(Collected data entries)
· · · · ·

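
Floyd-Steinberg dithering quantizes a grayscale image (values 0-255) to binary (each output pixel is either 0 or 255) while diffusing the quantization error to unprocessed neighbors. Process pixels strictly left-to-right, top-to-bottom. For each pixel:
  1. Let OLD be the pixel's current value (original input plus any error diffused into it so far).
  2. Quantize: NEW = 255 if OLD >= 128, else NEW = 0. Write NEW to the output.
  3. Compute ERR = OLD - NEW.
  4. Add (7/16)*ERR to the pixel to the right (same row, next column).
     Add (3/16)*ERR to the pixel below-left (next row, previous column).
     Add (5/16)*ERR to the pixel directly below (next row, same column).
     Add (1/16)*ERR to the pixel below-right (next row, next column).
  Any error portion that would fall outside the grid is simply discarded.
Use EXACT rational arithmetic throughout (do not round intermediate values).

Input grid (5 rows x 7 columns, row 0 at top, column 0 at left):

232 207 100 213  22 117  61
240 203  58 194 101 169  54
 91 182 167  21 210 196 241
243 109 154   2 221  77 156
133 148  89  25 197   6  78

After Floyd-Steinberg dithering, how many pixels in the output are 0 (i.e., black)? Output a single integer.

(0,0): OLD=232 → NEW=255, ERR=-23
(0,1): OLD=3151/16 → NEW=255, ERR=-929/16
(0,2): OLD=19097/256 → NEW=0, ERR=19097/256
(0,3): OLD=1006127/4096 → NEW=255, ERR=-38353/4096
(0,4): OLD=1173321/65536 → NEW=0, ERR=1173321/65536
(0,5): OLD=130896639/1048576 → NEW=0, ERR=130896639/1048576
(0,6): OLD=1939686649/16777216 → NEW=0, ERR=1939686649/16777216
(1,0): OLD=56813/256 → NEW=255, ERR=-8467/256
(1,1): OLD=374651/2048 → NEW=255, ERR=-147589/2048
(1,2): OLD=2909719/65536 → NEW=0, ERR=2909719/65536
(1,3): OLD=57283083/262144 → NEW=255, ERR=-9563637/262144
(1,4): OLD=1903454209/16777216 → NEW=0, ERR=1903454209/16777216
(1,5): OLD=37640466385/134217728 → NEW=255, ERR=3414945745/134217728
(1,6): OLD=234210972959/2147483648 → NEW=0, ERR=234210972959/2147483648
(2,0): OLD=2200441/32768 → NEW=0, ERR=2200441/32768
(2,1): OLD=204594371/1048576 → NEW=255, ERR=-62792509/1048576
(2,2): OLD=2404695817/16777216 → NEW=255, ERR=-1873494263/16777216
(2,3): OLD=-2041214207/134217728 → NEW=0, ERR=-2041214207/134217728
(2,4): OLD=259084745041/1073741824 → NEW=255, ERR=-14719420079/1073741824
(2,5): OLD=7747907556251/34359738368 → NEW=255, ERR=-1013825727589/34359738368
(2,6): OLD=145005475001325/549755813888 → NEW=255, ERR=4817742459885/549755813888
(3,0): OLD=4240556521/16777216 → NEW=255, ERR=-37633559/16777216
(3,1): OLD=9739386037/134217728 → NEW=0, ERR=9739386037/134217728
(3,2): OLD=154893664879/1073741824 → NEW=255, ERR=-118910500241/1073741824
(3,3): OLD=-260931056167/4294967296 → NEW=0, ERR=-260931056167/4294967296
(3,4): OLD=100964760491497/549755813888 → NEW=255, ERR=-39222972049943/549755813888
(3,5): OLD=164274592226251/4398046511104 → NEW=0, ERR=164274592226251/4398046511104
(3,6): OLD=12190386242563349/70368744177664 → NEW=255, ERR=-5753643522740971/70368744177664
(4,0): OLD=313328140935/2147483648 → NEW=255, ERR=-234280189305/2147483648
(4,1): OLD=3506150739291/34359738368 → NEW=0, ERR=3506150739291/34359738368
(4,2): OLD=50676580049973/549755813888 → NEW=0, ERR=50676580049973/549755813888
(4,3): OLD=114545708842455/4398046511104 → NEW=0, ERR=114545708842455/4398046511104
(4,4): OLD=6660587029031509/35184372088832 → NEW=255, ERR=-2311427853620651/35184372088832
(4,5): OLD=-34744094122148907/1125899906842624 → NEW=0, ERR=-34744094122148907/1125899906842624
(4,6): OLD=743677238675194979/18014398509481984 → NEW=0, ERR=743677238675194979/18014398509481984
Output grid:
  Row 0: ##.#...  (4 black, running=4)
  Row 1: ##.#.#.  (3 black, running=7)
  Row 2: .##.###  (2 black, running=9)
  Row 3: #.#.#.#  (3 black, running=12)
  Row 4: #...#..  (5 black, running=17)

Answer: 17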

· · · · ·

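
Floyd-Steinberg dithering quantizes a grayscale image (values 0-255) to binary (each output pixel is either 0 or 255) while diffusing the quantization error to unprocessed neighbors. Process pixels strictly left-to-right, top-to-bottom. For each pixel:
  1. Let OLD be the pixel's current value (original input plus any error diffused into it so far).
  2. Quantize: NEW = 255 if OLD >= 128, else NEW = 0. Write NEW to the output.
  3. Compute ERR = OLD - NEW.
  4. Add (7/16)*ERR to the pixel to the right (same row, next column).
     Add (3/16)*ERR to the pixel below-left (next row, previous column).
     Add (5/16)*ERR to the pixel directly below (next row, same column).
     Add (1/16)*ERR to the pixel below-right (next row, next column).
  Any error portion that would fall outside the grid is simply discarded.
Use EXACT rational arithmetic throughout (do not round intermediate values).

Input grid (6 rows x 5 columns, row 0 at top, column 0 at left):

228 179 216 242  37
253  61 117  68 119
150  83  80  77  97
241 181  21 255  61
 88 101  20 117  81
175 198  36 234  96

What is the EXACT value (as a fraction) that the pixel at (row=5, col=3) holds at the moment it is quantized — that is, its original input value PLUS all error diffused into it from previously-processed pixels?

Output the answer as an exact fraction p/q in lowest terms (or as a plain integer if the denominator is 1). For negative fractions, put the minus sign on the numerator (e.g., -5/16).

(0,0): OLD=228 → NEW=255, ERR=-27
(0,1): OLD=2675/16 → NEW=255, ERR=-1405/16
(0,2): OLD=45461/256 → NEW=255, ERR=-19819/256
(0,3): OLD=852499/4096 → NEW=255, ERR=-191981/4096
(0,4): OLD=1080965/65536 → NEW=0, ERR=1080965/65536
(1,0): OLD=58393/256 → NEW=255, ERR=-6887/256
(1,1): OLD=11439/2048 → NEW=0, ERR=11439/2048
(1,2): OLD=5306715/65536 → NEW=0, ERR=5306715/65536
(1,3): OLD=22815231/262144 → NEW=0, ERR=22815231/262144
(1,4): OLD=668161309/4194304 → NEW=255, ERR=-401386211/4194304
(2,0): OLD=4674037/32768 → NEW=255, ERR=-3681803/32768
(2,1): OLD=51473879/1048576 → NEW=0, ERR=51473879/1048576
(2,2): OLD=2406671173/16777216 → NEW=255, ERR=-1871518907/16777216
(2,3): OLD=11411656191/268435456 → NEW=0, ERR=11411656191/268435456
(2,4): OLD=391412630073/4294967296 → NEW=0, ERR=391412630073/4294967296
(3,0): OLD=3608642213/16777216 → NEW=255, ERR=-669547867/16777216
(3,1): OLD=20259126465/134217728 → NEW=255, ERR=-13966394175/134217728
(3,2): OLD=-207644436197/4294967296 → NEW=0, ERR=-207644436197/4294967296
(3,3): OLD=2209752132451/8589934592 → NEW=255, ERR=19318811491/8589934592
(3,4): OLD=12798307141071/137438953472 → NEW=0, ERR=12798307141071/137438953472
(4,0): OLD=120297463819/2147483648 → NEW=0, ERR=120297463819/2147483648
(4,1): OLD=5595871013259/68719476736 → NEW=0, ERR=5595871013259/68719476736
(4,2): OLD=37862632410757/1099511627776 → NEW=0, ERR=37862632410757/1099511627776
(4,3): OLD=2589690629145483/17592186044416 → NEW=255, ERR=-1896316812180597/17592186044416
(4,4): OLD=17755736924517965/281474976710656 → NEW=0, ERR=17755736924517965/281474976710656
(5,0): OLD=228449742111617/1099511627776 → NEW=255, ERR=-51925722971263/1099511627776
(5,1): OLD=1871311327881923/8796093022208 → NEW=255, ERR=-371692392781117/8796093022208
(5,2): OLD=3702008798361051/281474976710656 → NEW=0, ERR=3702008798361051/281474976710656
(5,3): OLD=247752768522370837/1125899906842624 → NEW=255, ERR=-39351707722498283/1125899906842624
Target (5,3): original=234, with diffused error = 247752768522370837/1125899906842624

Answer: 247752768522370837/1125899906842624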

· · · · ·

### Problem to solve
Check each line of the entries above for the word "rows". List the ones that have it.

### Solved problem
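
Input grid (5 rows x 7 columns, row 0 at top, column 0 at left):
Input grid (6 rows x 5 columns, row 0 at top, column 0 at left):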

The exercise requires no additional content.